→ **MATERIAL TO PROCESS**
★ ★ ★ ★ ★ ★ ★

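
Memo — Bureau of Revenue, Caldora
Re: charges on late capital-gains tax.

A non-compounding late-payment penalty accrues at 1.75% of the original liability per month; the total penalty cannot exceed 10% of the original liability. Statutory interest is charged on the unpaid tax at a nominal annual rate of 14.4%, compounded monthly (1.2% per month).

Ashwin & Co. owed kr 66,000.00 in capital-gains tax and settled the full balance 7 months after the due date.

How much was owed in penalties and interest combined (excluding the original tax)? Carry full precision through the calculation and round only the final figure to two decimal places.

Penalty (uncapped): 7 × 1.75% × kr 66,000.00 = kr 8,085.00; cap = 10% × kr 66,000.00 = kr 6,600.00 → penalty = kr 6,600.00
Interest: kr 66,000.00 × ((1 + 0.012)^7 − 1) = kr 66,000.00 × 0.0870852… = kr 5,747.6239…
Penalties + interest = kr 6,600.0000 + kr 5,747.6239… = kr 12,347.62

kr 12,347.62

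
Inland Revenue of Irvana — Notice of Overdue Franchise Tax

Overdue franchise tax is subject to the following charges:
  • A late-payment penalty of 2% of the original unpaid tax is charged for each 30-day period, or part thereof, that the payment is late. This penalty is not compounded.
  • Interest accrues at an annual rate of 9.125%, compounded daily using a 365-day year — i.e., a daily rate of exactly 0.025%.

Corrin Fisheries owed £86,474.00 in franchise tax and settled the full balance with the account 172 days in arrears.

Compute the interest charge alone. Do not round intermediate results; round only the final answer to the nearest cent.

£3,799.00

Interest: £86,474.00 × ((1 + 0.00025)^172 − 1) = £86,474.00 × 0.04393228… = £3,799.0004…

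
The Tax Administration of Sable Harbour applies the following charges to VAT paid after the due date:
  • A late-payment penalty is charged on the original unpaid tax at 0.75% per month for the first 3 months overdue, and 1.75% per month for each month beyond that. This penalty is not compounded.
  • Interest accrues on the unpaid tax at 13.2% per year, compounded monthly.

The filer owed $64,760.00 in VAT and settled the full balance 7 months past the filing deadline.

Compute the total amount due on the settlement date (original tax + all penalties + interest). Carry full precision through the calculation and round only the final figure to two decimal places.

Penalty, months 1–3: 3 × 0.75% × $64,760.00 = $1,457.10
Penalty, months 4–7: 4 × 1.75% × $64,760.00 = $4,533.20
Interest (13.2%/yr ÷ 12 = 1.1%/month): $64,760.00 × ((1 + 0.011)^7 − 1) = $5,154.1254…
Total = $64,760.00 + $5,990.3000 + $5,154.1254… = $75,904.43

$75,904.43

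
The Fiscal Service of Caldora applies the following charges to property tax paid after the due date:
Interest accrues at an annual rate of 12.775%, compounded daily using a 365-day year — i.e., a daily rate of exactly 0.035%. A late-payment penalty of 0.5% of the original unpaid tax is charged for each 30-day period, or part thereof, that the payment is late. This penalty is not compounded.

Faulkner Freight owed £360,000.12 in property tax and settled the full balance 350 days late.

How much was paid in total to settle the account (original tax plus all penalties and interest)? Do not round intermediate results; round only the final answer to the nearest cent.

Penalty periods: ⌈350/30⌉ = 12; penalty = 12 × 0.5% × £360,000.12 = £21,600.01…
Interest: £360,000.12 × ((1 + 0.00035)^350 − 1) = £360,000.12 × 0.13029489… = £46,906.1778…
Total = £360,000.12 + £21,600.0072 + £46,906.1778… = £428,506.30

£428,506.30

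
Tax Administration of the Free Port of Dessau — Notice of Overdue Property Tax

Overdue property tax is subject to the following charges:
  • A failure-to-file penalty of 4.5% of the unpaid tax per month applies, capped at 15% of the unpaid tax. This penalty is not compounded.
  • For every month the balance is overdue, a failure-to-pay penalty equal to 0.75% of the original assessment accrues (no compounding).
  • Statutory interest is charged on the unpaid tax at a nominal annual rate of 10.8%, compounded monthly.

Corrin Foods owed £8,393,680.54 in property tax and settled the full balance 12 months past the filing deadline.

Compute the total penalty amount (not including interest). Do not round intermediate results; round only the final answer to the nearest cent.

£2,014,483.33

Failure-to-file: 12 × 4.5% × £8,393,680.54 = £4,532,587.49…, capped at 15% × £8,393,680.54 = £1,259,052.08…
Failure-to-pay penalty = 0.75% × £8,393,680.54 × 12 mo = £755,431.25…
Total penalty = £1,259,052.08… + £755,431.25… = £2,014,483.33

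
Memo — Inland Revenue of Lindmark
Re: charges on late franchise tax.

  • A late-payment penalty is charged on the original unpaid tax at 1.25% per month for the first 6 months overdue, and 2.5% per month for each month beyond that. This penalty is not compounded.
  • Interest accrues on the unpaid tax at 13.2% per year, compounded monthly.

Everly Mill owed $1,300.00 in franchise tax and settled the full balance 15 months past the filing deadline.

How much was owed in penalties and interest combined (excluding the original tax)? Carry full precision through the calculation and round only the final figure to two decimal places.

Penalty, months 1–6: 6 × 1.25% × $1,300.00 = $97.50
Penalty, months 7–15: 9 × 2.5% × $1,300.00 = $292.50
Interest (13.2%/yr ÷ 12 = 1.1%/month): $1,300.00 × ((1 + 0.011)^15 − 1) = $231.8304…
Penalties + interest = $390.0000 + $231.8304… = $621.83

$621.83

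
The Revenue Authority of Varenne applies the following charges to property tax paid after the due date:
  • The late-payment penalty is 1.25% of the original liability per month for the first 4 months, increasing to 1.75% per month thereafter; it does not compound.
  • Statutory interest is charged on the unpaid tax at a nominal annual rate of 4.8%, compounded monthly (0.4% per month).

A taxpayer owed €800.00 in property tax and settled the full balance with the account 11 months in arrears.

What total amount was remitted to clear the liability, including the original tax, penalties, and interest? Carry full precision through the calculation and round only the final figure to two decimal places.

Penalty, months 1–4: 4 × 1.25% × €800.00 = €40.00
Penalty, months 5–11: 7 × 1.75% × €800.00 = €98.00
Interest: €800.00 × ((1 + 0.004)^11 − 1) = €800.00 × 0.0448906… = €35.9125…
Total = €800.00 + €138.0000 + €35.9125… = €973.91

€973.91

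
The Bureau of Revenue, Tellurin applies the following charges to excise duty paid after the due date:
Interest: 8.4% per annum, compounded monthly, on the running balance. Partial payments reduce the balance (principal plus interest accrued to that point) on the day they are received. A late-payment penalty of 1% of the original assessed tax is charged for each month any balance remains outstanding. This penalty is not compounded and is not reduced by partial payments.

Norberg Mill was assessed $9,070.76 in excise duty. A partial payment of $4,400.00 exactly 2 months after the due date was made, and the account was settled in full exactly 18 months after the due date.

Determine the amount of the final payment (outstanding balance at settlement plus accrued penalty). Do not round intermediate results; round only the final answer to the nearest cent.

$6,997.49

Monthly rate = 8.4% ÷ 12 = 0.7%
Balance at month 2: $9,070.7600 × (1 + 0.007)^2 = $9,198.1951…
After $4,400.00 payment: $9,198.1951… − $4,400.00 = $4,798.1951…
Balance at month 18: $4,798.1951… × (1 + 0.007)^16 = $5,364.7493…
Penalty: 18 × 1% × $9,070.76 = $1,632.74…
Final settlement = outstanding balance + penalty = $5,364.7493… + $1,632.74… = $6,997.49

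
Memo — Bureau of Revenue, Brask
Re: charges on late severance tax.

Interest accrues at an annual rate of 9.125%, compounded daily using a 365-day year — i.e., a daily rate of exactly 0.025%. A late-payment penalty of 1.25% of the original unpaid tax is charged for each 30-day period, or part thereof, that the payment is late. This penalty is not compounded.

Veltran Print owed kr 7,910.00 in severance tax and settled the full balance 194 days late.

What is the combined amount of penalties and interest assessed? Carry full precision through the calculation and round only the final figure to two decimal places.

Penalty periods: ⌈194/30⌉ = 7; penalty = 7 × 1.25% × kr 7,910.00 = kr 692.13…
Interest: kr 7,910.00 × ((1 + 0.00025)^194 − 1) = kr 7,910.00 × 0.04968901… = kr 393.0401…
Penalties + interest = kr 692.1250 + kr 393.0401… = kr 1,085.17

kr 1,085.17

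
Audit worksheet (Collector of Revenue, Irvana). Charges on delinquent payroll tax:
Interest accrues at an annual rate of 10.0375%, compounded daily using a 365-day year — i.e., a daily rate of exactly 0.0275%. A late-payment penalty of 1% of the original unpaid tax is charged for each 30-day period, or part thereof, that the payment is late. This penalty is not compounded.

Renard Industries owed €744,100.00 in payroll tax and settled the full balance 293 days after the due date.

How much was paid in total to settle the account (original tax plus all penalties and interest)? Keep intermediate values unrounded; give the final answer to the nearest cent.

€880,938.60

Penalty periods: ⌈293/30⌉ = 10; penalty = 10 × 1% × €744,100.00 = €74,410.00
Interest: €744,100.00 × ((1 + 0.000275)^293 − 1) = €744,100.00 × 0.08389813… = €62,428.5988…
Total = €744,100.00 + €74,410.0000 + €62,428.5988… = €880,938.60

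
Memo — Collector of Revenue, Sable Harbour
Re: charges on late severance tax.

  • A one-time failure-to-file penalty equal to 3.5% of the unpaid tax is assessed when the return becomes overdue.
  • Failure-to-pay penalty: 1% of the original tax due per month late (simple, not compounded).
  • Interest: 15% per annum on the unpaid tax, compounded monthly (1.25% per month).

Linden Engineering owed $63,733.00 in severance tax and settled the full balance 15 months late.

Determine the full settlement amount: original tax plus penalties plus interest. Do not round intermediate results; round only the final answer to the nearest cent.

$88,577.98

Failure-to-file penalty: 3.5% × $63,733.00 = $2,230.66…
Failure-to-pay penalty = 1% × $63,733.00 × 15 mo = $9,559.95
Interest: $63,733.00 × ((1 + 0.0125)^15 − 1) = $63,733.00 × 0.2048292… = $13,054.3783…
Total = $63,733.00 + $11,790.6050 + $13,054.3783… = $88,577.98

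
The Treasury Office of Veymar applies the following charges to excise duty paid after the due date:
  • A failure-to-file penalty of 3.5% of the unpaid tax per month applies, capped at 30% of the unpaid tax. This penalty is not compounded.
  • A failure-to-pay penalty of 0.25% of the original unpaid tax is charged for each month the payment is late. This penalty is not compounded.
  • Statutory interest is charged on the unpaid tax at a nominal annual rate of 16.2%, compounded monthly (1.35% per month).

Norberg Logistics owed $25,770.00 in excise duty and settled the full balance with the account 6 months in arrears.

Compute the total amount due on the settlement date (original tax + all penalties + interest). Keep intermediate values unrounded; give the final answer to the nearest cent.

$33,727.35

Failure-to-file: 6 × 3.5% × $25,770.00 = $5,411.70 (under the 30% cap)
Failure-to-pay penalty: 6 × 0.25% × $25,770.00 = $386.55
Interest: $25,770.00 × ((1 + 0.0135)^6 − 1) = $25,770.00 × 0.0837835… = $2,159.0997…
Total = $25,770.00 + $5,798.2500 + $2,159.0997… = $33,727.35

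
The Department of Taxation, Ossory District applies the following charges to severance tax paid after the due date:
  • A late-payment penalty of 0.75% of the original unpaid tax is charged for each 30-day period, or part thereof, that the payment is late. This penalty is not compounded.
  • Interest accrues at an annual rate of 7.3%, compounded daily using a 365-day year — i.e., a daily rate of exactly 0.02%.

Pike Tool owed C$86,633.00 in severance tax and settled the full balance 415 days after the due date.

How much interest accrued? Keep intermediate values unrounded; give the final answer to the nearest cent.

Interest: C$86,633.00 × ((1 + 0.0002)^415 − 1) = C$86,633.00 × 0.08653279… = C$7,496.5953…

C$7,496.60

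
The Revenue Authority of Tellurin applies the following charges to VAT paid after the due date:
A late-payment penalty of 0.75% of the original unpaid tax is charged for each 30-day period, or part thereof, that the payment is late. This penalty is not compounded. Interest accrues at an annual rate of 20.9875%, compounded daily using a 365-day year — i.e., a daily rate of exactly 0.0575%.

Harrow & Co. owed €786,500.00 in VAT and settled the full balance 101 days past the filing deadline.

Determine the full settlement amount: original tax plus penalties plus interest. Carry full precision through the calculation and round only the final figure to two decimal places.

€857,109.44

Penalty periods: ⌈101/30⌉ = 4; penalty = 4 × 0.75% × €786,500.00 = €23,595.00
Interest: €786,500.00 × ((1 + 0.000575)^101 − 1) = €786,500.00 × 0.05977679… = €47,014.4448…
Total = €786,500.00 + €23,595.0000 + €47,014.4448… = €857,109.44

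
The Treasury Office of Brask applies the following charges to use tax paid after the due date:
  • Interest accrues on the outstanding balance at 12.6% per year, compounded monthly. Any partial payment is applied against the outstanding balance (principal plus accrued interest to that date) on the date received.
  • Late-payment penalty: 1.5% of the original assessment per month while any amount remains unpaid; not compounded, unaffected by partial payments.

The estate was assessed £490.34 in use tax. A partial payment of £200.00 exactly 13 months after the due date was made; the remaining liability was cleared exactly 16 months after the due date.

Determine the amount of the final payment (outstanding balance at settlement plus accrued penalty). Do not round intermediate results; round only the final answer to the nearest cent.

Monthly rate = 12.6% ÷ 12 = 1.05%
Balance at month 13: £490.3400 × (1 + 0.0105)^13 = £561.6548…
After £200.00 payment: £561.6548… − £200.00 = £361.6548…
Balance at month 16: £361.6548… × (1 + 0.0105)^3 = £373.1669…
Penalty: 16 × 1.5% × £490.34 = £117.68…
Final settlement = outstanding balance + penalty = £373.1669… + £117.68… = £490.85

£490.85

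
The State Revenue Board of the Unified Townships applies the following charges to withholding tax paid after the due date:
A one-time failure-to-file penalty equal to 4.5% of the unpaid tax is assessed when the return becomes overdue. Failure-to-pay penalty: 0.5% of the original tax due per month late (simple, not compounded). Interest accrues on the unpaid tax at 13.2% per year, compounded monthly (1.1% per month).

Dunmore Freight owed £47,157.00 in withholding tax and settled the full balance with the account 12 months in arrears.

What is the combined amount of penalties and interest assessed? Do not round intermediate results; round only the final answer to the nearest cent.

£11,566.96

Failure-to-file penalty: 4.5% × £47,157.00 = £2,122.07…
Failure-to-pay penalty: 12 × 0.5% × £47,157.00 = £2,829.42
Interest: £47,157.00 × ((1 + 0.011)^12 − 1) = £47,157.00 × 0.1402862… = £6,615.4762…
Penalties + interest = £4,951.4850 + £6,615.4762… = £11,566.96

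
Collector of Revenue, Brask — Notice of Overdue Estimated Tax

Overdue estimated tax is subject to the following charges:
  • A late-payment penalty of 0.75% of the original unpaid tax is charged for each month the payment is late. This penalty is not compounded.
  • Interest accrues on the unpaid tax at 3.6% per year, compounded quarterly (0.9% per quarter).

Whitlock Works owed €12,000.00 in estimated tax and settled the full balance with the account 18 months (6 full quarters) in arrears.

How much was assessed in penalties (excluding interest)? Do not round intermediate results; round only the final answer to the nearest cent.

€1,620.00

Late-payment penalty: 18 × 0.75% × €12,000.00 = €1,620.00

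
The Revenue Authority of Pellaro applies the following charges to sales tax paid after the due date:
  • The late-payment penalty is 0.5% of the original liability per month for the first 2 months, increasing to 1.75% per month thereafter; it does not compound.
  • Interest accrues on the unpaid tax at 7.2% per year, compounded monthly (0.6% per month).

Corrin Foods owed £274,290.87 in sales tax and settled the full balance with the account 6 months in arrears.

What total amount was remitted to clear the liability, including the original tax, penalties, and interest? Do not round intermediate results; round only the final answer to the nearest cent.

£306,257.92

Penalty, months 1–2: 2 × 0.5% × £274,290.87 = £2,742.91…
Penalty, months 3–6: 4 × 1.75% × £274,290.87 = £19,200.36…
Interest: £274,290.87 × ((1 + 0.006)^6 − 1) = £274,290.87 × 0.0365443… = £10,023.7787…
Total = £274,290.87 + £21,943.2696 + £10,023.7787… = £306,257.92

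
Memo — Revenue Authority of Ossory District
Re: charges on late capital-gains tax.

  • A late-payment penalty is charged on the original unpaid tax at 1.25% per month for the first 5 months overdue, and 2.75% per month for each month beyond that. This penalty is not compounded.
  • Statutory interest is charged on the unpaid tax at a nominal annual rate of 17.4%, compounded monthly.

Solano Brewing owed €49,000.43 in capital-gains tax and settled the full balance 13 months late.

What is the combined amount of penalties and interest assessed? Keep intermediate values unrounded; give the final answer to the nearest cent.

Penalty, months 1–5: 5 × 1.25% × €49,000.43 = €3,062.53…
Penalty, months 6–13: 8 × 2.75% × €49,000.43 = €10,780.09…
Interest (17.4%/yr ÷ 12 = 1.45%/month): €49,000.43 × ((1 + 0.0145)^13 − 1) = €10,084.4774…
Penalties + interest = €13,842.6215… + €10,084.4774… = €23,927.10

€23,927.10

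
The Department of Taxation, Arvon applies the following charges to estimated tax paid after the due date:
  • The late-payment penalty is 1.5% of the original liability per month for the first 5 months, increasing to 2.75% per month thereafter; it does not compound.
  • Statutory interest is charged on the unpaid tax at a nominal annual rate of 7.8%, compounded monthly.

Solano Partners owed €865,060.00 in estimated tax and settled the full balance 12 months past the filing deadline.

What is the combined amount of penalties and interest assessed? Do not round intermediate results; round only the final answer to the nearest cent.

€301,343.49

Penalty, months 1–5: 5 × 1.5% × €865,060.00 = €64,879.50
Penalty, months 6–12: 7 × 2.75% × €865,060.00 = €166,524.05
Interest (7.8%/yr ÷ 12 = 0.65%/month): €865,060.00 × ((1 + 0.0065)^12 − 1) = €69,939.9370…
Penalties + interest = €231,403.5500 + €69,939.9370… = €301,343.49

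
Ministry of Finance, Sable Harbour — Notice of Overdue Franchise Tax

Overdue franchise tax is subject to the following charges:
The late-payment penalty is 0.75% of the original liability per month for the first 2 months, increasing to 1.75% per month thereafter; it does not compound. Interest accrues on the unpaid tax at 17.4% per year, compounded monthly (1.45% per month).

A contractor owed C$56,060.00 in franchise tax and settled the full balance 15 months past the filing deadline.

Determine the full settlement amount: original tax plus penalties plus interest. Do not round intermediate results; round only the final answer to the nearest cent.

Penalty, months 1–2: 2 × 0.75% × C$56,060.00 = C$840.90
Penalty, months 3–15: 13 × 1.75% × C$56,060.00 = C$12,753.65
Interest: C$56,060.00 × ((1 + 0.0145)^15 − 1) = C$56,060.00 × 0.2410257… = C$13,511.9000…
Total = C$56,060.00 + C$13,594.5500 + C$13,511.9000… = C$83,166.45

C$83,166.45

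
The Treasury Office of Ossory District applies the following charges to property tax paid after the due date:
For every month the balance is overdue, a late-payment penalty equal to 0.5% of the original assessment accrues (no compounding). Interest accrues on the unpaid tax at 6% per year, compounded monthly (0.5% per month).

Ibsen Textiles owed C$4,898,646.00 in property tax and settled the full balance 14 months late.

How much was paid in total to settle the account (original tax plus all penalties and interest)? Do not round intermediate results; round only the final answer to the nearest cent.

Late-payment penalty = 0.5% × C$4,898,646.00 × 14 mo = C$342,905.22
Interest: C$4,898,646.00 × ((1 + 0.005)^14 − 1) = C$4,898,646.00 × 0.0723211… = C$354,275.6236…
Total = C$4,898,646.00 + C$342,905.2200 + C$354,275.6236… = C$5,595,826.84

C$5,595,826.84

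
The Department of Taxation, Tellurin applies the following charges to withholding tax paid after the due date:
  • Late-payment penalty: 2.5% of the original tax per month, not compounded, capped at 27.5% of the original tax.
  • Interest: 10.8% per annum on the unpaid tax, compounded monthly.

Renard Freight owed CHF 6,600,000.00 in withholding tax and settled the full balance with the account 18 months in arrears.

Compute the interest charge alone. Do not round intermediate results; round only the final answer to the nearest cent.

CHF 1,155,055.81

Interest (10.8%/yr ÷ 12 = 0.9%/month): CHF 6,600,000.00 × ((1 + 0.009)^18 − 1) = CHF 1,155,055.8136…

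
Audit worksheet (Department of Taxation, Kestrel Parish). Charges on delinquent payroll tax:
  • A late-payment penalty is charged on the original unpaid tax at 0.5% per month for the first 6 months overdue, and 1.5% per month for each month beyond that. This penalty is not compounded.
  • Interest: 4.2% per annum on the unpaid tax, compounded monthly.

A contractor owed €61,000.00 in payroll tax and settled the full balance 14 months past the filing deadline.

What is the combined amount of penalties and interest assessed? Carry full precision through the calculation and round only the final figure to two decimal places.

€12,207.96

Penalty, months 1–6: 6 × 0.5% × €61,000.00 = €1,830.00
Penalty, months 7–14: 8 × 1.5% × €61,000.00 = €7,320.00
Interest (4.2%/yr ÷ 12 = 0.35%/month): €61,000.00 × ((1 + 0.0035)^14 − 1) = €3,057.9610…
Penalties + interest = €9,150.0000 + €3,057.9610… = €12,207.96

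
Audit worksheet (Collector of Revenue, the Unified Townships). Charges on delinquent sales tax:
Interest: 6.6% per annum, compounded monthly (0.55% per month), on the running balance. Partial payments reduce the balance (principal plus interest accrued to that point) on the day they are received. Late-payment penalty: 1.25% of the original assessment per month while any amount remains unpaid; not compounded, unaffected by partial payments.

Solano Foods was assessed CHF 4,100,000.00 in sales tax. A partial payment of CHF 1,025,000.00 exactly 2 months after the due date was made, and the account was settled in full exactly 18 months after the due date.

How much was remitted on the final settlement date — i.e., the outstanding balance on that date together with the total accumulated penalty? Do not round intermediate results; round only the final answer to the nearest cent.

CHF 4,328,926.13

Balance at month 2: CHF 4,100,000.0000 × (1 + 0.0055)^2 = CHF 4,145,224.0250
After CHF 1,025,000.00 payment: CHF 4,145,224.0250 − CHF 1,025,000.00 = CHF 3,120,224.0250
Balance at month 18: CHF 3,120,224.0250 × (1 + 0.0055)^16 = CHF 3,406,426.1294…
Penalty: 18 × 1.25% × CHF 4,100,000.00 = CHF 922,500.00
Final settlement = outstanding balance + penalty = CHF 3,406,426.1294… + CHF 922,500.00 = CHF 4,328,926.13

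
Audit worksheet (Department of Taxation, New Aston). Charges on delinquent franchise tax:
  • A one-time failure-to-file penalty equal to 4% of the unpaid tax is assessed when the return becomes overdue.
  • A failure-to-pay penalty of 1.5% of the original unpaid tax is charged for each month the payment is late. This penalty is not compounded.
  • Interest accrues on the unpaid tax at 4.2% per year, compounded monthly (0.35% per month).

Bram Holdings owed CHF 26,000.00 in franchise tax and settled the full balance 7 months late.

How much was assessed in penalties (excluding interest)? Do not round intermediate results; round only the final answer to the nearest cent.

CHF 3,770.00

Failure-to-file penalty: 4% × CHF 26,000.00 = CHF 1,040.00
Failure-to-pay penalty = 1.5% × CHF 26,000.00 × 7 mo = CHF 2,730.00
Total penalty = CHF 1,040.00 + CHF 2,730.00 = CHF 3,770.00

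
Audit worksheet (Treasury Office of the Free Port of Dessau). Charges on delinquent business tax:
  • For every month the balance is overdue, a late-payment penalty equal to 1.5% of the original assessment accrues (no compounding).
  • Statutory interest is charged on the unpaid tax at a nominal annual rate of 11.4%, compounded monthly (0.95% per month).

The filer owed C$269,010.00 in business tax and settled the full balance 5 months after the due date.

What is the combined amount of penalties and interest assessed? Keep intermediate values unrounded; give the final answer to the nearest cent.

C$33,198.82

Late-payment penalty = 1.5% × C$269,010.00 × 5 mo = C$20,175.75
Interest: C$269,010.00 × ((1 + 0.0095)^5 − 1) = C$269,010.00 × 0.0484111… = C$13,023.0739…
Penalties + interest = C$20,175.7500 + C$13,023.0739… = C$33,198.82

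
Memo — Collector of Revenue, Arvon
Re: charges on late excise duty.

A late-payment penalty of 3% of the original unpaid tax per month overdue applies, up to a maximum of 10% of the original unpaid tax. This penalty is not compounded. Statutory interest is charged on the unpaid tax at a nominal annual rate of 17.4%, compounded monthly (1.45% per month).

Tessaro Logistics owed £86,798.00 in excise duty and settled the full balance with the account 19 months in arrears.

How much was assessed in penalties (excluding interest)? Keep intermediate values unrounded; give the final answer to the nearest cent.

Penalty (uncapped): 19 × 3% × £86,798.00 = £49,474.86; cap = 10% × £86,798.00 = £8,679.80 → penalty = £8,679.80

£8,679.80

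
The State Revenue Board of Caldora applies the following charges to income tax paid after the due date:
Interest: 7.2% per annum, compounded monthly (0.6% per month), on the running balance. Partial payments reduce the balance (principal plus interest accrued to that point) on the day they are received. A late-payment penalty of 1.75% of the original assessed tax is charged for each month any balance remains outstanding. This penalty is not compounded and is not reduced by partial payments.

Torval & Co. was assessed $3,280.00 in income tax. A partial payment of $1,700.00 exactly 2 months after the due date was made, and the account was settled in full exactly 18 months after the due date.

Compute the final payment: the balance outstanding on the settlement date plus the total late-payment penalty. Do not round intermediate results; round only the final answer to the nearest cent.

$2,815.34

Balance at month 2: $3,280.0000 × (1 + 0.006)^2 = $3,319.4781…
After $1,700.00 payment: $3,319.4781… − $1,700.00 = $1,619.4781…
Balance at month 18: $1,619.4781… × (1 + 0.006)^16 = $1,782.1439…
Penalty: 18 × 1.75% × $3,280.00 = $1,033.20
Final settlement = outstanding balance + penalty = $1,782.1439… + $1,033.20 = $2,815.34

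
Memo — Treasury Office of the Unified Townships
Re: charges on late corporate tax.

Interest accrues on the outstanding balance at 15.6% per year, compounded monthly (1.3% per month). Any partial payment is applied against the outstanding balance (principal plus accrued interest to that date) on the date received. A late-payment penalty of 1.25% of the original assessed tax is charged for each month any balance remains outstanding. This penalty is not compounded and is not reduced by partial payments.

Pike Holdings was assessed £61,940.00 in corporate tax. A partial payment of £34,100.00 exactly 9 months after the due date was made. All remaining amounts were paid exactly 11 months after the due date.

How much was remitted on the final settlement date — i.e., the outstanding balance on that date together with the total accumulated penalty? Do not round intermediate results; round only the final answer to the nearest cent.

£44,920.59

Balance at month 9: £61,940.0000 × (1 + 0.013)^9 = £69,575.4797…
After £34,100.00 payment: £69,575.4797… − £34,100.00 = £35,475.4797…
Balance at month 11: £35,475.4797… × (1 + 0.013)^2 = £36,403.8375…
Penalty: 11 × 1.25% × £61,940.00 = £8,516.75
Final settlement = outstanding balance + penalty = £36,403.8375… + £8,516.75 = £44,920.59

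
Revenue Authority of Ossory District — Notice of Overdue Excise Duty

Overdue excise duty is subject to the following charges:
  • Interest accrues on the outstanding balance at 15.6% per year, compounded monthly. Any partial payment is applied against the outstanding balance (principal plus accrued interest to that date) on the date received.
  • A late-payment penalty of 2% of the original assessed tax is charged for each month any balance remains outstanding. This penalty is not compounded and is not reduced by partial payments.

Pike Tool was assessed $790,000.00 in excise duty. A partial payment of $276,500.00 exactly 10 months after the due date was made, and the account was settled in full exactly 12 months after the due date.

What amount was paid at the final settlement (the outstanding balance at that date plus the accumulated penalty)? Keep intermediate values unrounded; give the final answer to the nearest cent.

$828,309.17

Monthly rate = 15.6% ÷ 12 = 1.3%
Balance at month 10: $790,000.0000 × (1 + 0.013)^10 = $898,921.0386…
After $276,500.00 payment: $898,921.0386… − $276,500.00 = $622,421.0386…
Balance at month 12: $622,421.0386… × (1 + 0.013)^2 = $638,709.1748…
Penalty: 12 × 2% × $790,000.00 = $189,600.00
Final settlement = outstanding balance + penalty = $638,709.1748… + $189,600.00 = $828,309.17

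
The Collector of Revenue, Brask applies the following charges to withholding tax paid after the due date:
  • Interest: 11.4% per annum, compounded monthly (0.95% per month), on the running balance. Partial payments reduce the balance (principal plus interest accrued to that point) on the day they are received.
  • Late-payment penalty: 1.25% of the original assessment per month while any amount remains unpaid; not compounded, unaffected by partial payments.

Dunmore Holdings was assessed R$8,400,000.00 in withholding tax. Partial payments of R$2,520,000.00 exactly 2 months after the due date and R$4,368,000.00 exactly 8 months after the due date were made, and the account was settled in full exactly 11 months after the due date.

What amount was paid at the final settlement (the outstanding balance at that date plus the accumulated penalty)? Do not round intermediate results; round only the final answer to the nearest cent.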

★ ★ ★ ★ ★ ★ ★

→ **EXERCISE INSTRUCTIONS**
Begin at the line above that has "The filer owed $64,760.00" and stop after the line that has "Faulkner Freight owed", copying each line exactly and adding nothing else.

→ **TASK ANSWER**
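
The filer owed $64,760.00 in VAT and settled the full balance 7 months past the filing deadline.

Compute the total amount due on the settlement date (original tax + all penalties + interest). Carry full precision through the calculation and round only the final figure to two decimal places.

Penalty, months 1–3: 3 × 0.75% × $64,760.00 = $1,457.10
Penalty, months 4–7: 4 × 1.75% × $64,760.00 = $4,533.20
Interest (13.2%/yr ÷ 12 = 1.1%/month): $64,760.00 × ((1 + 0.011)^7 − 1) = $5,154.1254…
Total = $64,760.00 + $5,990.3000 + $5,154.1254… = $75,904.43

$75,904.43

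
The Fiscal Service of Caldora applies the following charges to property tax paid after the due date:
Interest accrues at an annual rate of 12.775%, compounded daily using a 365-day year — i.e., a daily rate of exactly 0.035%. A late-payment penalty of 0.5% of the original unpaid tax is charged for each 30-day period, or part thereof, that the payment is late. This penalty is not compounded.

Faulkner Freight owed £360,000.12 in property tax and settled the full balance 350 days late.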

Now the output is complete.